▸ Excerpted data
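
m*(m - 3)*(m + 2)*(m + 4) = m^4 + 3*m^3 - 10*m^2 - 24*m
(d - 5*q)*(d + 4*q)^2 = d^3 + 3*d^2*q - 24*d*q^2 - 80*q^3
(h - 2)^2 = h^2 - 4*h + 4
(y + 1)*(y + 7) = y^2 + 8*y + 7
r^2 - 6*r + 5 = (r - 5)*(r - 1)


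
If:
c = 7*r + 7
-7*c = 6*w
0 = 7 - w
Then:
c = -6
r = -13/7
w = 7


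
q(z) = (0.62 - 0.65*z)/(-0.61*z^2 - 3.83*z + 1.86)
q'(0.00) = 0.34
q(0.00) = 0.33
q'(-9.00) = -0.22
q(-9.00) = -0.49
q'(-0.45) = 0.06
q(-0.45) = 0.26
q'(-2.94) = -0.07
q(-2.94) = 0.32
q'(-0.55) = 0.04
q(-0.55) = 0.26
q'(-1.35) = -0.02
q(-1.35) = 0.25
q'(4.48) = -0.00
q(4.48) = 0.08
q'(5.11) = -0.00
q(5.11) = 0.08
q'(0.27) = 2.20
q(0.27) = 0.57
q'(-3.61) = -0.11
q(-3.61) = 0.38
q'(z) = (0.62 - 0.65*z)*(1.22*z + 3.83)/(-0.61*z^2 - 3.83*z + 1.86)^2 - 0.65/(-0.61*z^2 - 3.83*z + 1.86)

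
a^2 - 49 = (a - 7)*(a + 7)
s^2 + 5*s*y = s*(s + 5*y)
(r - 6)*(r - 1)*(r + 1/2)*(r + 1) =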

▸ Assignment
What you give back must match the records word for word.

▸ Response box
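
m*(m - 3)*(m + 2)*(m + 4) = m^4 + 3*m^3 - 10*m^2 - 24*m
(d - 5*q)*(d + 4*q)^2 = d^3 + 3*d^2*q - 24*d*q^2 - 80*q^3
(h - 2)^2 = h^2 - 4*h + 4
(y + 1)*(y + 7) = y^2 + 8*y + 7
r^2 - 6*r + 5 = (r - 5)*(r - 1)


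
If:
c = 7*r + 7
-7*c = 6*w
0 = 7 - w
Then:
c = -6
r = -13/7
w = 7


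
q(z) = (0.62 - 0.65*z)/(-0.61*z^2 - 3.83*z + 1.86)
q'(0.00) = 0.34
q(0.00) = 0.33
q'(-9.00) = -0.22
q(-9.00) = -0.49
q'(-0.45) = 0.06
q(-0.45) = 0.26
q'(-2.94) = -0.07
q(-2.94) = 0.32
q'(-0.55) = 0.04
q(-0.55) = 0.26
q'(-1.35) = -0.02
q(-1.35) = 0.25
q'(4.48) = -0.00
q(4.48) = 0.08
q'(5.11) = -0.00
q(5.11) = 0.08
q'(0.27) = 2.20
q(0.27) = 0.57
q'(-3.61) = -0.11
q(-3.61) = 0.38
q'(z) = (0.62 - 0.65*z)*(1.22*z + 3.83)/(-0.61*z^2 - 3.83*z + 1.86)^2 - 0.65/(-0.61*z^2 - 3.83*z + 1.86)

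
a^2 - 49 = (a - 7)*(a + 7)
s^2 + 5*s*y = s*(s + 5*y)
(r - 6)*(r - 1)*(r + 1/2)*(r + 1) =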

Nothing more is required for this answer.